Collected data entries
========================================================================

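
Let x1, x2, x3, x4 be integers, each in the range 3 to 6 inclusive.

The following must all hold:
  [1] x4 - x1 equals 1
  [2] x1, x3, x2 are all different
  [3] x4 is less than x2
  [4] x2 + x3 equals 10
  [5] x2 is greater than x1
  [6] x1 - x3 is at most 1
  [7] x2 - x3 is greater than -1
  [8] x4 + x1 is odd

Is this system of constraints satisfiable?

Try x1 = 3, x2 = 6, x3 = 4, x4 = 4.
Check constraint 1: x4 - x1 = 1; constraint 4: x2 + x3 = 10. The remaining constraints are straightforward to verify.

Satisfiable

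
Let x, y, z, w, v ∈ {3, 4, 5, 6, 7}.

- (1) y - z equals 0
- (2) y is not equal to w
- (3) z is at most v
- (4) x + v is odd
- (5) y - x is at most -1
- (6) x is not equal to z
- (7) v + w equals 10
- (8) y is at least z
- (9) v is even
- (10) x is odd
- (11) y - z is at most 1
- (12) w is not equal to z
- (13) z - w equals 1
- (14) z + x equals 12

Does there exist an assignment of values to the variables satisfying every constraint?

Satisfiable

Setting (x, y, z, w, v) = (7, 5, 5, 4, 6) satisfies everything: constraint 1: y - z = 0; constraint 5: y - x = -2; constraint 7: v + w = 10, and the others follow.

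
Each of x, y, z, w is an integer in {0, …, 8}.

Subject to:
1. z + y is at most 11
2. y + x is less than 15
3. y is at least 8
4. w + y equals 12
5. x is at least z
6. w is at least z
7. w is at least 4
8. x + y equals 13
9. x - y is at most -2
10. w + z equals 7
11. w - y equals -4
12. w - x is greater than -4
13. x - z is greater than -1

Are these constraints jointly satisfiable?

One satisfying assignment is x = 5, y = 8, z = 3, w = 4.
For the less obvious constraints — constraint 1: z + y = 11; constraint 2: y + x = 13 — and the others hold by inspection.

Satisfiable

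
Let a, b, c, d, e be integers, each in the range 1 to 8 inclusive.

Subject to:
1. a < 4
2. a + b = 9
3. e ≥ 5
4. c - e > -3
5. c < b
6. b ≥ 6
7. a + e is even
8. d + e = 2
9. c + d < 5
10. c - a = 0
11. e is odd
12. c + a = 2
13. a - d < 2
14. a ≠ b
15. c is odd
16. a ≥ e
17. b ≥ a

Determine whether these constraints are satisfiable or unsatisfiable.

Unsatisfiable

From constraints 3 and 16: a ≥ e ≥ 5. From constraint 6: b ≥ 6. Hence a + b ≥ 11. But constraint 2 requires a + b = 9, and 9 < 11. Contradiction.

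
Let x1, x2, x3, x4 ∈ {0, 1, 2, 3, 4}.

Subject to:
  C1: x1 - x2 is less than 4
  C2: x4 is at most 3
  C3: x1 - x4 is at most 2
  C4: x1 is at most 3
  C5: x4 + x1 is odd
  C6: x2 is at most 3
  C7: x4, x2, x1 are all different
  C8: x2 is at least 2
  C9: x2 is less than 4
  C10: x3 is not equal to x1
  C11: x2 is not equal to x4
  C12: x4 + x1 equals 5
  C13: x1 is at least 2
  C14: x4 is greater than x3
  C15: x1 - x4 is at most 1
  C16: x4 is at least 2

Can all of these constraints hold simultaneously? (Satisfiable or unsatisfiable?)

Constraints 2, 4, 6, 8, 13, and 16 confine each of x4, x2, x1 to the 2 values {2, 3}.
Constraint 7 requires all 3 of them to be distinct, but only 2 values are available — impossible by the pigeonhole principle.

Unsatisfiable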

========================================================================

*Your assignment*: Output every entry exactly as given.

*Exercise answer*:
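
Let x1, x2, x3, x4 be integers, each in the range 3 to 6 inclusive.

The following must all hold:
  [1] x4 - x1 equals 1
  [2] x1, x3, x2 are all different
  [3] x4 is less than x2
  [4] x2 + x3 equals 10
  [5] x2 is greater than x1
  [6] x1 - x3 is at most 1
  [7] x2 - x3 is greater than -1
  [8] x4 + x1 is odd

Is this system of constraints satisfiable?

Try x1 = 3, x2 = 6, x3 = 4, x4 = 4.
Check constraint 1: x4 - x1 = 1; constraint 4: x2 + x3 = 10. The remaining constraints are straightforward to verify.

Satisfiable

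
Let x, y, z, w, v ∈ {3, 4, 5, 6, 7}.

- (1) y - z equals 0
- (2) y is not equal to w
- (3) z is at most v
- (4) x + v is odd
- (5) y - x is at most -1
- (6) x is not equal to z
- (7) v + w equals 10
- (8) y is at least z
- (9) v is even
- (10) x is odd
- (11) y - z is at most 1
- (12) w is not equal to z
- (13) z - w equals 1
- (14) z + x equals 12

Does there exist an assignment of values to the variables satisfying every constraint?

Satisfiable

Setting (x, y, z, w, v) = (7, 5, 5, 4, 6) satisfies everything: constraint 1: y - z = 0; constraint 5: y - x = -2; constraint 7: v + w = 10, and the others follow.

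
Each of x, y, z, w is an integer in {0, …, 8}.

Subject to:
1. z + y is at most 11
2. y + x is less than 15
3. y is at least 8
4. w + y equals 12
5. x is at least z
6. w is at least z
7. w is at least 4
8. x + y equals 13
9. x - y is at most -2
10. w + z equals 7
11. w - y equals -4
12. w - x is greater than -4
13. x - z is greater than -1

Are these constraints jointly satisfiable?

One satisfying assignment is x = 5, y = 8, z = 3, w = 4.
For the less obvious constraints — constraint 1: z + y = 11; constraint 2: y + x = 13 — and the others hold by inspection.

Satisfiable

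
Let a, b, c, d, e be integers, each in the range 1 to 8 inclusive.

Subject to:
1. a < 4
2. a + b = 9
3. e ≥ 5
4. c - e > -3
5. c < b
6. b ≥ 6
7. a + e is even
8. d + e = 2
9. c + d < 5
10. c - a = 0
11. e is odd
12. c + a = 2
13. a - d < 2
14. a ≠ b
15. c is odd
16. a ≥ e
17. b ≥ a

Determine whether these constraints are satisfiable or unsatisfiable.

Unsatisfiable

From constraints 3 and 16: a ≥ e ≥ 5. From constraint 6: b ≥ 6. Hence a + b ≥ 11. But constraint 2 requires a + b = 9, and 9 < 11. Contradiction.

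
Let x1, x2, x3, x4 ∈ {0, 1, 2, 3, 4}.

Subject to:
  C1: x1 - x2 is less than 4
  C2: x4 is at most 3
  C3: x1 - x4 is at most 2
  C4: x1 is at most 3
  C5: x4 + x1 is odd
  C6: x2 is at most 3
  C7: x4, x2, x1 are all different
  C8: x2 is at least 2
  C9: x2 is less than 4
  C10: x3 is not equal to x1
  C11: x2 is not equal to x4
  C12: x4 + x1 equals 5
  C13: x1 is at least 2
  C14: x4 is greater than x3
  C15: x1 - x4 is at most 1
  C16: x4 is at least 2

Can all of these constraints hold simultaneously? (Satisfiable or unsatisfiable?)

Constraints 2, 4, 6, 8, 13, and 16 confine each of x4, x2, x1 to the 2 values {2, 3}.
Constraint 7 requires all 3 of them to be distinct, but only 2 values are available — impossible by the pigeonhole principle.

Unsatisfiable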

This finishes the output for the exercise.